▸ WORK REQUIRED: For the material below, return exactly the lines starting at the one holding "- Defendant is enrolled" and ending at the one holding "- Offense committed while released", counting both as part of the range.

Segment Start: EXCERPTED DATA

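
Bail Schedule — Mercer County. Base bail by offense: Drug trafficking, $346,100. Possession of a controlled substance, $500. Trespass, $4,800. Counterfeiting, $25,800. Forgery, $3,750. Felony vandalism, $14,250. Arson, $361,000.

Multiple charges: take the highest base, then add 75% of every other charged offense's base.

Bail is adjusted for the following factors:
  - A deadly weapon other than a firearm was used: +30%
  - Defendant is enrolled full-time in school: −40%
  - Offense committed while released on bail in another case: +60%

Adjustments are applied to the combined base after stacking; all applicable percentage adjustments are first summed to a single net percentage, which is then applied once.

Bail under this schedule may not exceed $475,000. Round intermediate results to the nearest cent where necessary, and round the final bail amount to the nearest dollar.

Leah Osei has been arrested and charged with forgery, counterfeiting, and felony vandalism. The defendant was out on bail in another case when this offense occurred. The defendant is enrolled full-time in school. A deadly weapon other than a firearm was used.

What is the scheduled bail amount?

Base amounts from the schedule: forgery $3,750; counterfeiting $25,800; felony vandalism $14,250.
Stacking rule: highest base plus 75% of each additional charge. Highest is counterfeiting at $25,800. Additional: $3,750 × 75% = $2,812.50; $14,250 × 75% = $10,687.50. Combined base = $25,800 + $13,500 = $39,300.
Net percentage adjustment: +30% −40% +60% = +50%. $39,300 × 1.5 = $58,950.
$58,950 is within the $475,000 maximum.

$58,950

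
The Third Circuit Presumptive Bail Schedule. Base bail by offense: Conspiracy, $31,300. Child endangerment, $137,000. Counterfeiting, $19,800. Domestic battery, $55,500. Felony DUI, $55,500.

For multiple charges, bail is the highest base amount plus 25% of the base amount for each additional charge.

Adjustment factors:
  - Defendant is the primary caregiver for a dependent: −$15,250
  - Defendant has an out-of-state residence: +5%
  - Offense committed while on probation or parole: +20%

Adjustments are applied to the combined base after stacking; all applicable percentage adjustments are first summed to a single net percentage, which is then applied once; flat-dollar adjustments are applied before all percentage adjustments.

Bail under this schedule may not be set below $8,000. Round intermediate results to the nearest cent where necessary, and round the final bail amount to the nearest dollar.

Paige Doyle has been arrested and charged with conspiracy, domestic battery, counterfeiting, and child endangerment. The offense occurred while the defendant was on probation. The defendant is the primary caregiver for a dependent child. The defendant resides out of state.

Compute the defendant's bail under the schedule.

Base amounts from the schedule: conspiracy $31,300; domestic battery $55,500; counterfeiting $19,800; child endangerment $137,000.
Stacking rule: highest base plus 25% of each additional charge. Highest is child endangerment at $137,000. Additional: $31,300 × 25% = $7,825; $55,500 × 25% = $13,875; $19,800 × 25% = $4,950. Combined base = $137,000 + $26,650 = $163,650.
Defendant is the primary caregiver for a dependent (−$15,250 flat): $163,650 − $15,250 = $148,400.
Net percentage adjustment: +5% +20% = +25%. $148,400 × 1.25 = $185,500.
$185,500 is at or above the $8,000 minimum.

$185,500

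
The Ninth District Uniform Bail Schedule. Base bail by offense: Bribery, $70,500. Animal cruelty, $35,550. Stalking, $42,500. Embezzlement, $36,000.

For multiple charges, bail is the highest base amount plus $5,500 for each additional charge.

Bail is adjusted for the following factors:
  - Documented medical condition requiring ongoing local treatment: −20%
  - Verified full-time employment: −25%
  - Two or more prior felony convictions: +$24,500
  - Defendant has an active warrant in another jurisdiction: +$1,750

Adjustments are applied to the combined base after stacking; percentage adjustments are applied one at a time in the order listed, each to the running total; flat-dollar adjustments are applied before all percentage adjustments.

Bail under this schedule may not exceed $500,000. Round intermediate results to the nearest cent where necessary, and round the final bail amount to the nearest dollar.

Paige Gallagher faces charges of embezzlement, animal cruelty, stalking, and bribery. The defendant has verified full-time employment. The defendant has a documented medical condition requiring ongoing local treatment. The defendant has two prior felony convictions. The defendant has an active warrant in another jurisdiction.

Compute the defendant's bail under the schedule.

$67,950

Base amounts from the schedule: embezzlement $36,000; animal cruelty $35,550; stalking $42,500; bribery $70,500.
Stacking rule: highest base plus $5,500 per additional charge. Highest is bribery at $70,500; 3 additional charges → +$16,500. Combined base = $87,000.
Two or more prior felony convictions (+$24,500 flat): $87,000 + $24,500 = $111,500.
Defendant has an active warrant in another jurisdiction (+$1,750 flat): $111,500 + $1,750 = $113,250.
Documented medical condition requiring ongoing local treatment (−20%): $113,250 × 0.8 = $90,600.
Verified full-time employment (−25%): $90,600 × 0.75 = $67,950.
$67,950 is within the $500,000 maximum.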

Segment End: EXCERPTED DATA

▸ THE ANSWER:
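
  - Defendant is enrolled full-time in school: −40%
  - Offense committed while released on bail in another case: +60%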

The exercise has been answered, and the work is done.